START PROVIDED DATA

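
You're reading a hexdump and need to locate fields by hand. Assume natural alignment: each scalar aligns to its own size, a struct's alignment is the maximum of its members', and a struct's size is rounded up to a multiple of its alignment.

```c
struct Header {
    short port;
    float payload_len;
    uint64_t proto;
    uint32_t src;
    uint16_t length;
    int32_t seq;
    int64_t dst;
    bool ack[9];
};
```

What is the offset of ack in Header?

@0: port [2B, align 2] → 2
+2 pad (align 4)
@4: payload_len [4B, align 4] → 8
@8: proto [8B, align 8] → 16
@16: src [4B, align 4] → 20
@20: length [2B, align 2] → 22
+2 pad (align 4)
@24: seq [4B, align 4] → 28
+4 pad (align 8)
@32: dst [8B, align 8] → 40
@40: ack [9B, align 1] → 49

40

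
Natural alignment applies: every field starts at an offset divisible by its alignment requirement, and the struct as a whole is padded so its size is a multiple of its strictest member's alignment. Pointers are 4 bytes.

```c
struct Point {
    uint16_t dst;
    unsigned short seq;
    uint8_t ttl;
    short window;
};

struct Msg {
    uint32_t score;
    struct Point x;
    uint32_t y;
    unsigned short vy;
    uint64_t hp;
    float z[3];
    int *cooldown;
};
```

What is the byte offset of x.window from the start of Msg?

Point: dst at 0 (size 2, align 2) → ends 2; seq at 2 (size 2, align 2) → ends 4; ttl at 4 (size 1, align 1) → ends 5; pad 1 to align 2 for window; window at 6 (size 2, align 2) → ends 8; total 8 bytes, alignment 2
score at 0 (size 4, align 4) → ends 4
x at 4 (size 8, align 2) → ends 12
within Point: window at 6
4 + 6 = 10

10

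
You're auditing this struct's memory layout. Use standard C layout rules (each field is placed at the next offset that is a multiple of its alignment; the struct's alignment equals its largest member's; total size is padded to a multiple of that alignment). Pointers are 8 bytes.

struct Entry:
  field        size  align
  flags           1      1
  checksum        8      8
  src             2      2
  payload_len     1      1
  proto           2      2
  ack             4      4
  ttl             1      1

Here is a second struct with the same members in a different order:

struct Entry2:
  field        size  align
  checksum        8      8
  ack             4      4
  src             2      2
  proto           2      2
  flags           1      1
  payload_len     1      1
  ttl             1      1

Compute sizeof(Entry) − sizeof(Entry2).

8

0..1  flags  (1B, 1-aligned)
1..8  -- padding (7B)
8..16  checksum  (8B, 8-aligned)
16..18  src  (2B, 2-aligned)
18..19  payload_len  (1B, 1-aligned)
19..20  -- padding (1B)
20..22  proto  (2B, 2-aligned)
22..24  -- padding (2B)
24..28  ack  (4B, 4-aligned)
28..29  ttl  (1B, 1-aligned)
29..32  -- tail padding (3B)
sizeof = 32, alignof = 8
— Entry2 —
0..8  checksum  (8B, 8-aligned)
8..12  ack  (4B, 4-aligned)
12..14  src  (2B, 2-aligned)
14..16  proto  (2B, 2-aligned)
16..17  flags  (1B, 1-aligned)
17..18  payload_len  (1B, 1-aligned)
18..19  ttl  (1B, 1-aligned)
19..24  -- tail padding (5B)
sizeof = 24, alignof = 8
32 − 24 = 8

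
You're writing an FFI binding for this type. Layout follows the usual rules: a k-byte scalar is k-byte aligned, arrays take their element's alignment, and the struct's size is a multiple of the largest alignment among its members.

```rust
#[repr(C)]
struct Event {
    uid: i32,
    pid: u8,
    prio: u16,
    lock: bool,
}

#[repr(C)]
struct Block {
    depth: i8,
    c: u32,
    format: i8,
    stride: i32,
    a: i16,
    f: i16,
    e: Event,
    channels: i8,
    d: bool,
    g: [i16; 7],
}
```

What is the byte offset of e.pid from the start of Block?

Event: uid at 0 (size 4, align 4) → ends 4; pid at 4 (size 1, align 1) → ends 5; pad 1 to align 2 for prio; prio at 6 (size 2, align 2) → ends 8; lock at 8 (size 1, align 1) → ends 9; tail pad 3 to reach multiple of 4; total 12 bytes, alignment 4
depth at 0 (size 1, align 1) → ends 1
pad 3 to align 4 for c
c at 4 (size 4, align 4) → ends 8
format at 8 (size 1, align 1) → ends 9
pad 3 to align 4 for stride
stride at 12 (size 4, align 4) → ends 16
a at 16 (size 2, align 2) → ends 18
f at 18 (size 2, align 2) → ends 20
e at 20 (size 12, align 4) → ends 32
within Event: pid at 4
20 + 4 = 24

24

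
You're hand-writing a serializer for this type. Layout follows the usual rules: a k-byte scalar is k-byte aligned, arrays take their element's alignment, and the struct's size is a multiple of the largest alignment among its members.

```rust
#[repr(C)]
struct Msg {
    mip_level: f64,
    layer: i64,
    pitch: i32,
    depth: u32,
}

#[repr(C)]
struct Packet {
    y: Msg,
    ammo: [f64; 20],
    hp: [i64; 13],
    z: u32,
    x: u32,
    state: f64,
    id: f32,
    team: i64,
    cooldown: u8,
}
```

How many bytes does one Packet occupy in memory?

328 bytes

Msg: @0: mip_level [8B, align 8] → 8; @8: layer [8B, align 8] → 16; @16: pitch [4B, align 4] → 20; @20: depth [4B, align 4] → 24; size 24, align 8
@0: y [24B, align 8] → 24
@24: ammo [160B, align 8] → 184
@184: hp [104B, align 8] → 288
@288: z [4B, align 4] → 292
@292: x [4B, align 4] → 296
@296: state [8B, align 8] → 304
@304: id [4B, align 4] → 308
+4 pad (align 8)
@312: team [8B, align 8] → 320
@320: cooldown [1B, align 1] → 321
+7 tail pad (align 8)
size 328, align 8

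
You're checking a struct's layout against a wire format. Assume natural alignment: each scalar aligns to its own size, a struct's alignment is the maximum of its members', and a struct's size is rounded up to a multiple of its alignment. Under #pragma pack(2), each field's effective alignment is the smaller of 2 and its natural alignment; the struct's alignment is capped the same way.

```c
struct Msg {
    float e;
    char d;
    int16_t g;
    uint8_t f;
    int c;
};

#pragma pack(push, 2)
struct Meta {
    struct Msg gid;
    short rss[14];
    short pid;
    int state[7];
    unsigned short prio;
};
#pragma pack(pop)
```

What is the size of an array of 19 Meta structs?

Msg: @0: e [4B, align 4] → 4; @4: d [1B, align 1] → 5; +1 pad (align 2); @6: g [2B, align 2] → 8; @8: f [1B, align 1] → 9; +3 pad (align 4); @12: c [4B, align 4] → 16; size 16, align 4
@0: gid [16B, align 2] → 16
@16: rss [28B, align 2] → 44
@44: pid [2B, align 2] → 46
@46: state [28B, align 2] → 74
@74: prio [2B, align 2] → 76
size 76, align 2
array of 19: 19 × 76 = 1444

1444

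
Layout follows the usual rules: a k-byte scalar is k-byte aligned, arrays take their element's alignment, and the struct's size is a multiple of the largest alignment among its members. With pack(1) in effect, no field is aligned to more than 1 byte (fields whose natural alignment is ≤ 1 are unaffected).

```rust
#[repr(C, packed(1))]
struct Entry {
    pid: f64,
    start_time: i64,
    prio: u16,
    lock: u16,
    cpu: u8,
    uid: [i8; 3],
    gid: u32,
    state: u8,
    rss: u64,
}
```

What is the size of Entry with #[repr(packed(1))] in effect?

pid at 0 (size 8, align 1) → ends 8
start_time at 8 (size 8, align 1) → ends 16
prio at 16 (size 2, align 1) → ends 18
lock at 18 (size 2, align 1) → ends 20
cpu at 20 (size 1, align 1) → ends 21
uid at 21 (size 3, align 1) → ends 24
gid at 24 (size 4, align 1) → ends 28
state at 28 (size 1, align 1) → ends 29
rss at 29 (size 8, align 1) → ends 37
total 37 bytes, alignment 1

37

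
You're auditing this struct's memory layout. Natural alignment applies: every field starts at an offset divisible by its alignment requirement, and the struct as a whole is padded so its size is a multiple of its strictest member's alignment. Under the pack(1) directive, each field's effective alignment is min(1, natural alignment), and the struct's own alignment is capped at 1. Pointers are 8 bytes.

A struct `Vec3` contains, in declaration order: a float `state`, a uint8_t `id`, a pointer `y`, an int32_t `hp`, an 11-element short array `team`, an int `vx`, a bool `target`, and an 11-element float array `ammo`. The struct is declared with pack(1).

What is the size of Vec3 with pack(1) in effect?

88

0..4  state  (4B, 1-aligned)
4..5  id  (1B, 1-aligned)
5..13  y  (8B, 1-aligned)
13..17  hp  (4B, 1-aligned)
17..39  team  (22B, 1-aligned)
39..43  vx  (4B, 1-aligned)
43..44  target  (1B, 1-aligned)
44..88  ammo  (44B, 1-aligned)
sizeof = 88, alignof = 1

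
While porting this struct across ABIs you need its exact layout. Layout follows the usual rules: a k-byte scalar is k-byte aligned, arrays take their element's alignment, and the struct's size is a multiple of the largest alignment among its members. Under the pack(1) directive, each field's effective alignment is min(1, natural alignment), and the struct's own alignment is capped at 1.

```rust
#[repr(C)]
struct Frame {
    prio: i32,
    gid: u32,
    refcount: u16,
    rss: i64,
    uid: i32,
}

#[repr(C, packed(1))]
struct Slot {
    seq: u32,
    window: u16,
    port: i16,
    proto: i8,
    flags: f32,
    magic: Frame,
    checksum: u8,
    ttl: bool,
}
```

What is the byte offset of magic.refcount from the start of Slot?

Frame: @0: prio [4B, align 4] → 4; @4: gid [4B, align 4] → 8; @8: refcount [2B, align 2] → 10; +6 pad (align 8); @16: rss [8B, align 8] → 24; @24: uid [4B, align 4] → 28; +4 tail pad (align 8); size 32, align 8
@0: seq [4B, align 1] → 4
@4: window [2B, align 1] → 6
@6: port [2B, align 1] → 8
@8: proto [1B, align 1] → 9
@9: flags [4B, align 1] → 13
@13: magic [32B, align 1] → 45
within Frame: refcount at 8
13 + 8 = 21

21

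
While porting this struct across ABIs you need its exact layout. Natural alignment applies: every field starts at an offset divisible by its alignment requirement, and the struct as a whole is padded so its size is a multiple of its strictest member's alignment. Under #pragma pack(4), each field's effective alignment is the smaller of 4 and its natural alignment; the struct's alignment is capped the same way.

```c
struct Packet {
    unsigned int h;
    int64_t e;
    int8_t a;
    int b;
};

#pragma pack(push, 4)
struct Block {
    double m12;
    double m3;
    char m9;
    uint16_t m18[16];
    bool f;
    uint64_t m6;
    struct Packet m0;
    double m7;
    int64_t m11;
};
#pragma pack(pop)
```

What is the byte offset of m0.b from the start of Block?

Packet: 0..4  h  (4B, 4-aligned); 4..8  -- padding (4B); 8..16  e  (8B, 8-aligned); 16..17  a  (1B, 1-aligned); 17..20  -- padding (3B); 20..24  b  (4B, 4-aligned); sizeof = 24, alignof = 8
0..8  m12  (8B, 4-aligned)
8..16  m3  (8B, 4-aligned)
16..17  m9  (1B, 1-aligned)
17..18  -- padding (1B)
18..50  m18  (32B, 2-aligned)
50..51  f  (1B, 1-aligned)
51..52  -- padding (1B)
52..60  m6  (8B, 4-aligned)
60..84  m0  (24B, 4-aligned)
within Packet: b at 20
60 + 20 = 80

80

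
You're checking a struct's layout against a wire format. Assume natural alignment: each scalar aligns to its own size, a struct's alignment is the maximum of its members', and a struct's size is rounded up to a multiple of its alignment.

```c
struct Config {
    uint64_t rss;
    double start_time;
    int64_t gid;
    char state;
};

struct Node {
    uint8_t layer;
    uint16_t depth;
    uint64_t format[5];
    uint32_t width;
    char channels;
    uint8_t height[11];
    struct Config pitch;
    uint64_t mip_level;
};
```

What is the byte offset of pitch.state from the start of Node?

88

Config: rss at 0 (size 8, align 8) → ends 8; start_time at 8 (size 8, align 8) → ends 16; gid at 16 (size 8, align 8) → ends 24; state at 24 (size 1, align 1) → ends 25; tail pad 7 to reach multiple of 8; total 32 bytes, alignment 8
layer at 0 (size 1, align 1) → ends 1
pad 1 to align 2 for depth
depth at 2 (size 2, align 2) → ends 4
pad 4 to align 8 for format
format at 8 (size 40, align 8) → ends 48
width at 48 (size 4, align 4) → ends 52
channels at 52 (size 1, align 1) → ends 53
height at 53 (size 11, align 1) → ends 64
pitch at 64 (size 32, align 8) → ends 96
within Config: state at 24
64 + 24 = 88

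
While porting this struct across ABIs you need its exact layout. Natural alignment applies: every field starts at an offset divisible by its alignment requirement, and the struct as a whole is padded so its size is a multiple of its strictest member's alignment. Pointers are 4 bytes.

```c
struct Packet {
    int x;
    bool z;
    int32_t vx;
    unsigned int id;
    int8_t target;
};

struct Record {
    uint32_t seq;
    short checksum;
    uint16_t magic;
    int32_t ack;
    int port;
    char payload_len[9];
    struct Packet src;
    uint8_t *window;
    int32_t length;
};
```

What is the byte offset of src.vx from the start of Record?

36

Packet: @0: x [4B, align 4] → 4; @4: z [1B, align 1] → 5; +3 pad (align 4); @8: vx [4B, align 4] → 12; @12: id [4B, align 4] → 16; @16: target [1B, align 1] → 17; +3 tail pad (align 4); size 20, align 4
@0: seq [4B, align 4] → 4
@4: checksum [2B, align 2] → 6
@6: magic [2B, align 2] → 8
@8: ack [4B, align 4] → 12
@12: port [4B, align 4] → 16
@16: payload_len [9B, align 1] → 25
+3 pad (align 4)
@28: src [20B, align 4] → 48
within Packet: vx at 8
28 + 8 = 36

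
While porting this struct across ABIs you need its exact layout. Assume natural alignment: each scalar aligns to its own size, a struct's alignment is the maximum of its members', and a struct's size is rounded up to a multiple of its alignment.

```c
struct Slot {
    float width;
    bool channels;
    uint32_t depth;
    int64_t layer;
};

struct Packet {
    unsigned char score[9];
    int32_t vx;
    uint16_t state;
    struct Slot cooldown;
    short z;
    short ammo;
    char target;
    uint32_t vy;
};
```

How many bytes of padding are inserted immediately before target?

Slot: width at 0 (size 4, align 4) → ends 4; channels at 4 (size 1, align 1) → ends 5; pad 3 to align 4 for depth; depth at 8 (size 4, align 4) → ends 12; pad 4 to align 8 for layer; layer at 16 (size 8, align 8) → ends 24; total 24 bytes, alignment 8
score at 0 (size 9, align 1) → ends 9
pad 3 to align 4 for vx
vx at 12 (size 4, align 4) → ends 16
state at 16 (size 2, align 2) → ends 18
pad 6 to align 8 for cooldown
cooldown at 24 (size 24, align 8) → ends 48
z at 48 (size 2, align 2) → ends 50
ammo at 50 (size 2, align 2) → ends 52
target at 52 (size 1, align 1) → ends 53

0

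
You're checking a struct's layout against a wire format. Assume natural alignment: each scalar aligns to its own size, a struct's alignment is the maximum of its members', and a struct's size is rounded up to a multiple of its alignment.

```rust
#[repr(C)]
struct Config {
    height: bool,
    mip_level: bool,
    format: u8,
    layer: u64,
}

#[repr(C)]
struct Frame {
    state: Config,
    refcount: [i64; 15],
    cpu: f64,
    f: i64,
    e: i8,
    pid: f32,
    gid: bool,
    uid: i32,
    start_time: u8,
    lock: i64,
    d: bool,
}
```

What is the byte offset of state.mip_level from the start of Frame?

1

Config: @0: height [1B, align 1] → 1; @1: mip_level [1B, align 1] → 2; @2: format [1B, align 1] → 3; +5 pad (align 8); @8: layer [8B, align 8] → 16; size 16, align 8
@0: state [16B, align 8] → 16
within Config: mip_level at 1
0 + 1 = 1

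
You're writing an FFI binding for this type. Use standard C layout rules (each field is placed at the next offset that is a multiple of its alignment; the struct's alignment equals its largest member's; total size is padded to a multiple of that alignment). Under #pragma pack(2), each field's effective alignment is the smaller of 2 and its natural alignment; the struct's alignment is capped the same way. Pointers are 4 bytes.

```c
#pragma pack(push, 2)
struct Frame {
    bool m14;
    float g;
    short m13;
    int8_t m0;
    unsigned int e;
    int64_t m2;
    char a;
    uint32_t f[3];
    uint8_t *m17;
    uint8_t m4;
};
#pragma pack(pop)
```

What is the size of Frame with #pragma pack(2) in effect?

42

m14 at 0 (size 1, align 1) → ends 1
pad 1 to align 2 for g
g at 2 (size 4, align 2) → ends 6
m13 at 6 (size 2, align 2) → ends 8
m0 at 8 (size 1, align 1) → ends 9
pad 1 to align 2 for e
e at 10 (size 4, align 2) → ends 14
m2 at 14 (size 8, align 2) → ends 22
a at 22 (size 1, align 1) → ends 23
pad 1 to align 2 for f
f at 24 (size 12, align 2) → ends 36
m17 at 36 (size 4, align 2) → ends 40
m4 at 40 (size 1, align 1) → ends 41
tail pad 1 to reach multiple of 2
total 42 bytes, alignment 2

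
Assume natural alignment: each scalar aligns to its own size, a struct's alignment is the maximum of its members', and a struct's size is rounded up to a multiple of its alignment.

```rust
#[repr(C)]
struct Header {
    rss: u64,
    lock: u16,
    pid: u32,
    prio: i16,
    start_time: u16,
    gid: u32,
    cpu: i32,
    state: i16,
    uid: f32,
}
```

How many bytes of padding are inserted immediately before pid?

2

0..8  rss  (8B, 8-aligned)
8..10  lock  (2B, 2-aligned)
10..12  -- padding (2B)
12..16  pid  (4B, 4-aligned)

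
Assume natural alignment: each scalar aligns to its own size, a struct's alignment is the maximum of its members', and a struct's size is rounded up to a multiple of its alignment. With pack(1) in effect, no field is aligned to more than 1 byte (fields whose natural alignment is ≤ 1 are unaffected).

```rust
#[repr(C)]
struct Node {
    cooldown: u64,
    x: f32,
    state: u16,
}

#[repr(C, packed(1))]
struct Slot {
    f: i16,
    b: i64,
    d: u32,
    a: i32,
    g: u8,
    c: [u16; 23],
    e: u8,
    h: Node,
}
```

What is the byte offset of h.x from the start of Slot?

Node: @0: cooldown [8B, align 8] → 8; @8: x [4B, align 4] → 12; @12: state [2B, align 2] → 14; +2 tail pad (align 8); size 16, align 8
@0: f [2B, align 1] → 2
@2: b [8B, align 1] → 10
@10: d [4B, align 1] → 14
@14: a [4B, align 1] → 18
@18: g [1B, align 1] → 19
@19: c [46B, align 1] → 65
@65: e [1B, align 1] → 66
@66: h [16B, align 1] → 82
within Node: x at 8
66 + 8 = 74

74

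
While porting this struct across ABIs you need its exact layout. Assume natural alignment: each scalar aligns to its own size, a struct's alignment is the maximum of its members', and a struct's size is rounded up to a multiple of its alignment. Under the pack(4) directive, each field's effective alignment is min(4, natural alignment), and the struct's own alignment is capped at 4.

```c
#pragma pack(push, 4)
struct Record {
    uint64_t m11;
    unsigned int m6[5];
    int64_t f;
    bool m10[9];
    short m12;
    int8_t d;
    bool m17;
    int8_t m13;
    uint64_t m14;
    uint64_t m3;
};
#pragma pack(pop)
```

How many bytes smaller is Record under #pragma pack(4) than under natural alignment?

4

natural layout:
  m11 at 0 (size 8, align 8) → ends 8
  m6 at 8 (size 20, align 4) → ends 28
  pad 4 to align 8 for f
  f at 32 (size 8, align 8) → ends 40
  m10 at 40 (size 9, align 1) → ends 49
  pad 1 to align 2 for m12
  m12 at 50 (size 2, align 2) → ends 52
  d at 52 (size 1, align 1) → ends 53
  m17 at 53 (size 1, align 1) → ends 54
  m13 at 54 (size 1, align 1) → ends 55
  pad 1 to align 8 for m14
  m14 at 56 (size 8, align 8) → ends 64
  m3 at 64 (size 8, align 8) → ends 72
  total 72 bytes, alignment 8
packed(4) layout:
  m11 at 0 (size 8, align 4) → ends 8
  m6 at 8 (size 20, align 4) → ends 28
  f at 28 (size 8, align 4) → ends 36
  m10 at 36 (size 9, align 1) → ends 45
  pad 1 to align 2 for m12
  m12 at 46 (size 2, align 2) → ends 48
  d at 48 (size 1, align 1) → ends 49
  m17 at 49 (size 1, align 1) → ends 50
  m13 at 50 (size 1, align 1) → ends 51
  pad 1 to align 4 for m14
  m14 at 52 (size 8, align 4) → ends 60
  m3 at 60 (size 8, align 4) → ends 68
  total 68 bytes, alignment 4
72 − 68 = 4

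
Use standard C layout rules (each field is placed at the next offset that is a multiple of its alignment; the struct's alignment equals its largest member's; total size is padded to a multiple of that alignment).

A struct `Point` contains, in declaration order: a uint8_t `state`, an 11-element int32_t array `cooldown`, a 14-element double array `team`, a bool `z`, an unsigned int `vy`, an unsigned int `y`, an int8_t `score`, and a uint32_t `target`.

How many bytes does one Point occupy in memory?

@0: state [1B, align 1] → 1
+3 pad (align 4)
@4: cooldown [44B, align 4] → 48
@48: team [112B, align 8] → 160
@160: z [1B, align 1] → 161
+3 pad (align 4)
@164: vy [4B, align 4] → 168
@168: y [4B, align 4] → 172
@172: score [1B, align 1] → 173
+3 pad (align 4)
@176: target [4B, align 4] → 180
+4 tail pad (align 8)
size 184, align 8

184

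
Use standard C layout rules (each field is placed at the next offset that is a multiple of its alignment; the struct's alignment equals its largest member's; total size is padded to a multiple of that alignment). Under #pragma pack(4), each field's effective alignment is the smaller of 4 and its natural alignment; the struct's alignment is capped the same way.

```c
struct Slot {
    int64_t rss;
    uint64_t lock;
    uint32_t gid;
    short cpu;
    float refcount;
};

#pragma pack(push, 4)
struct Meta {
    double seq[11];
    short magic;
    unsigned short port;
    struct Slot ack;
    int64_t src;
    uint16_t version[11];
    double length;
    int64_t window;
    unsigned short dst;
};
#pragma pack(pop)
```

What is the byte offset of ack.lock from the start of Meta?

100

Slot: @0: rss [8B, align 8] → 8; @8: lock [8B, align 8] → 16; @16: gid [4B, align 4] → 20; @20: cpu [2B, align 2] → 22; +2 pad (align 4); @24: refcount [4B, align 4] → 28; +4 tail pad (align 8); size 32, align 8
@0: seq [88B, align 4] → 88
@88: magic [2B, align 2] → 90
@90: port [2B, align 2] → 92
@92: ack [32B, align 4] → 124
within Slot: lock at 8
92 + 8 = 100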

END PROVIDED DATA

*EXERCISE*. Go through the lines above and count those that include "auditing"; give the total and nothing more.

*ANSWER BELOW*. 2